PROBLEM TO SOLVE
Only the first line of the listing and the lines after it, up to and including the one containing "First discard every", should be retyped exactly.

______

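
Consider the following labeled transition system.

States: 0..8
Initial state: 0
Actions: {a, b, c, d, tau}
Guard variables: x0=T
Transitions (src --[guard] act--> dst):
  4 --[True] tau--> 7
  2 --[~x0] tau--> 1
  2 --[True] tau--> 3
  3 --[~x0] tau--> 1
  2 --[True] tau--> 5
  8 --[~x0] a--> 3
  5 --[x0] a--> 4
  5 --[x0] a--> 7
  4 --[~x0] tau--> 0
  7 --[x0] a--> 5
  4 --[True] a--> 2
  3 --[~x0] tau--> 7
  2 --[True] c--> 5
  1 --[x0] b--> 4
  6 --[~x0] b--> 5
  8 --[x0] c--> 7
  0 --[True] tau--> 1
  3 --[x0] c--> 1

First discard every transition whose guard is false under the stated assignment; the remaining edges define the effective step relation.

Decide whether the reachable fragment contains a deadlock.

R = {0,1,2,3,4,5,7}
  0: tau→1  [1 exit(s)]
  1: b→4  [1 exit(s)]
  2: c→5  tau→3  tau→5  [3 exit(s)]
  3: c→1  [1 exit(s)]
  4: a→2  tau→7  [2 exit(s)]
  5: a→4  a→7  [2 exit(s)]
  7: a→5  [1 exit(s)]

Answer: DEADLOCK-FREE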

______

COMPLETED EXERCISE
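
Consider the following labeled transition system.

States: 0..8
Initial state: 0
Actions: {a, b, c, d, tau}
Guard variables: x0=T
Transitions (src --[guard] act--> dst):
  4 --[True] tau--> 7
  2 --[~x0] tau--> 1
  2 --[True] tau--> 3
  3 --[~x0] tau--> 1
  2 --[True] tau--> 5
  8 --[~x0] a--> 3
  5 --[x0] a--> 4
  5 --[x0] a--> 7
  4 --[~x0] tau--> 0
  7 --[x0] a--> 5
  4 --[True] a--> 2
  3 --[~x0] tau--> 7
  2 --[True] c--> 5
  1 --[x0] b--> 4
  6 --[~x0] b--> 5
  8 --[x0] c--> 7
  0 --[True] tau--> 1
  3 --[x0] c--> 1

First discard every transition whose guard is false under the stated assignment; the remaining edges define the effective step relation.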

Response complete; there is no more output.